- _What is needed_:
Given the material below, output exactly the lines from the line with "Write the matrix of" to the line with "Consider f(x) = (7/4)x^4 + x^2 - 3/2.", both ends included, and no other lines.

........

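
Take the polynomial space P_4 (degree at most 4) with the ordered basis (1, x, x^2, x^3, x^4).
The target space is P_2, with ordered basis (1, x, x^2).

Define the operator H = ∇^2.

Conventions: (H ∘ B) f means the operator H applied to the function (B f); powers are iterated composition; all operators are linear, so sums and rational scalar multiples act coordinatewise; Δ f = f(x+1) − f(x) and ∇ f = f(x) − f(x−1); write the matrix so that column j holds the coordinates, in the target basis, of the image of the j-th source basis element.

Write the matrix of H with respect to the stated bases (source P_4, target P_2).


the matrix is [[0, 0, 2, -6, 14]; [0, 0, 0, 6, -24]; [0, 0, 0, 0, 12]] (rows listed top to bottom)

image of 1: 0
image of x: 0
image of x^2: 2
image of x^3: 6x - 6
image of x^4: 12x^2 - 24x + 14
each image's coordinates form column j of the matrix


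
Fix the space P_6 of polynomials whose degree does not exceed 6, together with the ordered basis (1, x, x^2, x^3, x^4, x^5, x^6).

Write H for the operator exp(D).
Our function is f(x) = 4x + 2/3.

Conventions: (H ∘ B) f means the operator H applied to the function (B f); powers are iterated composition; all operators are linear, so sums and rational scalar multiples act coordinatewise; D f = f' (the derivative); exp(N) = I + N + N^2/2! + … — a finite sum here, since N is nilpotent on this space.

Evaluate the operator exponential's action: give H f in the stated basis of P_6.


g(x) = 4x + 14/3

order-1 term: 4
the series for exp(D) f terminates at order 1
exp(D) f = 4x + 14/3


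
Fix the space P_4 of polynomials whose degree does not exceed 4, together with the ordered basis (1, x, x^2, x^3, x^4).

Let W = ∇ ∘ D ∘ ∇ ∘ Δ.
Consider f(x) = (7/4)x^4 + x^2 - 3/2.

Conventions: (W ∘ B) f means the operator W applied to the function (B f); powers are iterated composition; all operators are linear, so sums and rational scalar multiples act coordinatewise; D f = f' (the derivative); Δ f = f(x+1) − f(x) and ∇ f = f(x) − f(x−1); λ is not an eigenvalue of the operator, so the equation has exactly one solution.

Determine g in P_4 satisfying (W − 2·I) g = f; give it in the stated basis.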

........

- _Expected answer_:
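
Write the matrix of H with respect to the stated bases (source P_4, target P_2).


the matrix is [[0, 0, 2, -6, 14]; [0, 0, 0, 6, -24]; [0, 0, 0, 0, 12]] (rows listed top to bottom)

image of 1: 0
image of x: 0
image of x^2: 2
image of x^3: 6x - 6
image of x^4: 12x^2 - 24x + 14
each image's coordinates form column j of the matrix


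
Fix the space P_6 of polynomials whose degree does not exceed 6, together with the ordered basis (1, x, x^2, x^3, x^4, x^5, x^6).

Write H for the operator exp(D).
Our function is f(x) = 4x + 2/3.

Conventions: (H ∘ B) f means the operator H applied to the function (B f); powers are iterated composition; all operators are linear, so sums and rational scalar multiples act coordinatewise; D f = f' (the derivative); exp(N) = I + N + N^2/2! + … — a finite sum here, since N is nilpotent on this space.

Evaluate the operator exponential's action: give H f in the stated basis of P_6.


g(x) = 4x + 14/3

order-1 term: 4
the series for exp(D) f terminates at order 1
exp(D) f = 4x + 14/3


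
Fix the space P_4 of polynomials whose degree does not exceed 4, together with the ordered basis (1, x, x^2, x^3, x^4).

Let W = ∇ ∘ D ∘ ∇ ∘ Δ.
Consider f(x) = (7/4)x^4 + x^2 - 3/2.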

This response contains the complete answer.